# Task:
A full, exact copy of the records below is the required answer.

====================

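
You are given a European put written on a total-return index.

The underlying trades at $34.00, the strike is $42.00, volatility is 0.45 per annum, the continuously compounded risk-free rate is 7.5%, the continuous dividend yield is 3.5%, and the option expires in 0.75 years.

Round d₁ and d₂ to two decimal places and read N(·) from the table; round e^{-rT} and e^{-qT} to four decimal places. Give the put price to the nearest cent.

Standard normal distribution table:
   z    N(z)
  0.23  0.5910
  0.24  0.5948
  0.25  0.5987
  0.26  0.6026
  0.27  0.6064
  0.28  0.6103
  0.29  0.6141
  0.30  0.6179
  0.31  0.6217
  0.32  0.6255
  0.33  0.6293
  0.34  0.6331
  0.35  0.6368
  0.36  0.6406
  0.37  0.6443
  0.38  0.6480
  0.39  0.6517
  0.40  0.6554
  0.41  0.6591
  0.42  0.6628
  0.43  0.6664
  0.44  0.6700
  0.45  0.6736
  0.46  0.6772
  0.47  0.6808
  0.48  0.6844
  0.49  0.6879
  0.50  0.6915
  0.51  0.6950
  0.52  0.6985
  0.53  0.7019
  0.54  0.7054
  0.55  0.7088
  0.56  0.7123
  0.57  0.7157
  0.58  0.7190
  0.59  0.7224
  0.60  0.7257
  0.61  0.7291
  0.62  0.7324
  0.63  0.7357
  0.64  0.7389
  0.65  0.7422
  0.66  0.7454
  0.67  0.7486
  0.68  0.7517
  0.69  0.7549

$9.51

T = 0.75;  σ√T = 0.3897
ln(S/K) + (r − q + σ²/2)T = ln(34/42) + (0.075 − 0.035 + 0.45²/2)·0.75 = -0.2113 + 0.1059 = -0.1054
d₁ = -0.1054 / 0.3897 = -0.2704 → -0.27
d₂ = d₁ − σ√T = -0.2704 − 0.3897 = -0.6601 → -0.66
e^(−qT) = e^(−0.035·0.75) = 0.9741;  e^(−rT) = e^(−0.075·0.75) = 0.9453
N(−d₂) = N(0.66) = 0.7454;  N(−d₁) = N(0.27) = 0.6064
P = 42·0.9453·0.7454 − 34·0.9741·0.6064 = 29.5943 − 20.0836 = 9.5107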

====================

# Task output:
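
You are given a European put written on a total-return index.

The underlying trades at $34.00, the strike is $42.00, volatility is 0.45 per annum, the continuously compounded risk-free rate is 7.5%, the continuous dividend yield is 3.5%, and the option expires in 0.75 years.

Round d₁ and d₂ to two decimal places and read N(·) from the table; round e^{-rT} and e^{-qT} to four decimal places. Give the put price to the nearest cent.

Standard normal distribution table:
   z    N(z)
  0.23  0.5910
  0.24  0.5948
  0.25  0.5987
  0.26  0.6026
  0.27  0.6064
  0.28  0.6103
  0.29  0.6141
  0.30  0.6179
  0.31  0.6217
  0.32  0.6255
  0.33  0.6293
  0.34  0.6331
  0.35  0.6368
  0.36  0.6406
  0.37  0.6443
  0.38  0.6480
  0.39  0.6517
  0.40  0.6554
  0.41  0.6591
  0.42  0.6628
  0.43  0.6664
  0.44  0.6700
  0.45  0.6736
  0.46  0.6772
  0.47  0.6808
  0.48  0.6844
  0.49  0.6879
  0.50  0.6915
  0.51  0.6950
  0.52  0.6985
  0.53  0.7019
  0.54  0.7054
  0.55  0.7088
  0.56  0.7123
  0.57  0.7157
  0.58  0.7190
  0.59  0.7224
  0.60  0.7257
  0.61  0.7291
  0.62  0.7324
  0.63  0.7357
  0.64  0.7389
  0.65  0.7422
  0.66  0.7454
  0.67  0.7486
  0.68  0.7517
  0.69  0.7549

$9.51

T = 0.75;  σ√T = 0.3897
ln(S/K) + (r − q + σ²/2)T = ln(34/42) + (0.075 − 0.035 + 0.45²/2)·0.75 = -0.2113 + 0.1059 = -0.1054
d₁ = -0.1054 / 0.3897 = -0.2704 → -0.27
d₂ = d₁ − σ√T = -0.2704 − 0.3897 = -0.6601 → -0.66
e^(−qT) = e^(−0.035·0.75) = 0.9741;  e^(−rT) = e^(−0.075·0.75) = 0.9453
N(−d₂) = N(0.66) = 0.7454;  N(−d₁) = N(0.27) = 0.6064
P = 42·0.9453·0.7454 − 34·0.9741·0.6064 = 29.5943 − 20.0836 = 9.5107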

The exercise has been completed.